BEGIN Data section
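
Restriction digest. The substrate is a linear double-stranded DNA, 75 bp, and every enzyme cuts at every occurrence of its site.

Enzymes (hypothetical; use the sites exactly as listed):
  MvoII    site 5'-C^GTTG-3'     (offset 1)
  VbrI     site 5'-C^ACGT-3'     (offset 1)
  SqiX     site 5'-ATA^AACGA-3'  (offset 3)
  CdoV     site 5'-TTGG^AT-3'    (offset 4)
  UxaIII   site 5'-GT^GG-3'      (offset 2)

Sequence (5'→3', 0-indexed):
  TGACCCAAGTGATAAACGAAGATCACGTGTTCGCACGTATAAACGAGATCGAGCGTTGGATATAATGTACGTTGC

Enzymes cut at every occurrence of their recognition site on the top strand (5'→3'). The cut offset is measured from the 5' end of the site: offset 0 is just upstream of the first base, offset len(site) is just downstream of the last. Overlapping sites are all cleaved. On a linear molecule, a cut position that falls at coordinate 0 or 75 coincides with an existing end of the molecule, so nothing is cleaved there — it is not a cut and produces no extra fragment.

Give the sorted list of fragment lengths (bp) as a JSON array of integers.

[5,5,7,10,10,11,13,14]

Site scan:
  MvoII (CGTTG, off=1): starts [53, 69] → cuts [54, 70]
  VbrI (CACGT, off=1): starts [23, 33] → cuts [24, 34]
  SqiX (ATAAACGA, off=3): starts [11, 38] → cuts [14, 41]
  CdoV (TTGGAT, off=4): starts [55] → cuts [59]
  UxaIII (GTGG, off=2): no sites

All cut coordinates (distinct, sorted): [14, 24, 34, 41, 54, 59, 70]

Fragments:
  [0,14): 14 bp
  [14,24): 10 bp
  [24,34): 10 bp
  [34,41): 7 bp
  [41,54): 13 bp
  [54,59): 5 bp
  [59,70): 11 bp
  [70,75): 5 bp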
END Data section
▸ What you are asked to do: Repeat the entries exactly as they appear.

▸ Task solution:
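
Restriction digest. The substrate is a linear double-stranded DNA, 75 bp, and every enzyme cuts at every occurrence of its site.

Enzymes (hypothetical; use the sites exactly as listed):
  MvoII    site 5'-C^GTTG-3'     (offset 1)
  VbrI     site 5'-C^ACGT-3'     (offset 1)
  SqiX     site 5'-ATA^AACGA-3'  (offset 3)
  CdoV     site 5'-TTGG^AT-3'    (offset 4)
  UxaIII   site 5'-GT^GG-3'      (offset 2)

Sequence (5'→3', 0-indexed):
  TGACCCAAGTGATAAACGAAGATCACGTGTTCGCACGTATAAACGAGATCGAGCGTTGGATATAATGTACGTTGC

Enzymes cut at every occurrence of their recognition site on the top strand (5'→3'). The cut offset is measured from the 5' end of the site: offset 0 is just upstream of the first base, offset len(site) is just downstream of the last. Overlapping sites are all cleaved. On a linear molecule, a cut position that falls at coordinate 0 or 75 coincides with an existing end of the molecule, so nothing is cleaved there — it is not a cut and produces no extra fragment.

Give the sorted list of fragment lengths (bp) as a JSON array of integers.

[5,5,7,10,10,11,13,14]

Site scan:
  MvoII (CGTTG, off=1): starts [53, 69] → cuts [54, 70]
  VbrI (CACGT, off=1): starts [23, 33] → cuts [24, 34]
  SqiX (ATAAACGA, off=3): starts [11, 38] → cuts [14, 41]
  CdoV (TTGGAT, off=4): starts [55] → cuts [59]
  UxaIII (GTGG, off=2): no sites

All cut coordinates (distinct, sorted): [14, 24, 34, 41, 54, 59, 70]

Fragments:
  [0,14): 14 bp
  [14,24): 10 bp
  [24,34): 10 bp
  [34,41): 7 bp
  [41,54): 13 bp
  [54,59): 5 bp
  [59,70): 11 bp
  [70,75): 5 bp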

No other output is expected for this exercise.